GOAL OF THE EXERCISE >> Please write out each entry below exactly as it appears.

Dataset entries
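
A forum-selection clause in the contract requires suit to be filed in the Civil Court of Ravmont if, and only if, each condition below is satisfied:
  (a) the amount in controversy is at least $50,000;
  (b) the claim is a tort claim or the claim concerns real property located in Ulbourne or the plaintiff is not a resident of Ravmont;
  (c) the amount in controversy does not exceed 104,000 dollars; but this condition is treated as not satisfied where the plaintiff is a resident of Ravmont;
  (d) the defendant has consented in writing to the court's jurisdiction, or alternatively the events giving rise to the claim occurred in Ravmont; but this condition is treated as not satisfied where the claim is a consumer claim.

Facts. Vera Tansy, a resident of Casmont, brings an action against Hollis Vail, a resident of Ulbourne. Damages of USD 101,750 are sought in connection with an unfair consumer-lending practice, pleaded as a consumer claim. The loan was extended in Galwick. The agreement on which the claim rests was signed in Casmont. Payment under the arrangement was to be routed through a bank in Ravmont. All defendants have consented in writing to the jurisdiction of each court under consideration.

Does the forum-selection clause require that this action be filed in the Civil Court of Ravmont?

The Civil Court of Ravmont:
  (a) The amount in controversy is 101,750 dollars, which meets the $50,000 floor. Condition met.
  (b) The plaintiff resides in Casmont, which is not Ravmont, so one alternative holds. Condition met.
  (c) The amount in controversy is 101,750 dollars, within the $104,000 ceiling. The exception is not triggered, since the plaintiff resides in Casmont, not Ravmont. Satisfied.
  (d) Every defendant has filed written consent, so this disjunct is met. But the claim is a consumer claim, triggering the carve-out and defeating this condition. Not satisfied.
  → Forum clause is not triggered.

No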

COMPLETED TASK >>
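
A forum-selection clause in the contract requires suit to be filed in the Civil Court of Ravmont if, and only if, each condition below is satisfied:
  (a) the amount in controversy is at least $50,000;
  (b) the claim is a tort claim or the claim concerns real property located in Ulbourne or the plaintiff is not a resident of Ravmont;
  (c) the amount in controversy does not exceed 104,000 dollars; but this condition is treated as not satisfied where the plaintiff is a resident of Ravmont;
  (d) the defendant has consented in writing to the court's jurisdiction, or alternatively the events giving rise to the claim occurred in Ravmont; but this condition is treated as not satisfied where the claim is a consumer claim.

Facts. Vera Tansy, a resident of Casmont, brings an action against Hollis Vail, a resident of Ulbourne. Damages of USD 101,750 are sought in connection with an unfair consumer-lending practice, pleaded as a consumer claim. The loan was extended in Galwick. The agreement on which the claim rests was signed in Casmont. Payment under the arrangement was to be routed through a bank in Ravmont. All defendants have consented in writing to the jurisdiction of each court under consideration.

Does the forum-selection clause require that this action be filed in the Civil Court of Ravmont?

The Civil Court of Ravmont:
  (a) The amount in controversy is 101,750 dollars, which meets the $50,000 floor. Condition met.
  (b) The plaintiff resides in Casmont, which is not Ravmont, so one alternative holds. Condition met.
  (c) The amount in controversy is 101,750 dollars, within the $104,000 ceiling. The exception is not triggered, since the plaintiff resides in Casmont, not Ravmont. Satisfied.
  (d) Every defendant has filed written consent, so this disjunct is met. But the claim is a consumer claim, triggering the carve-out and defeating this condition. Not satisfied.
  → Forum clause is not triggered.

No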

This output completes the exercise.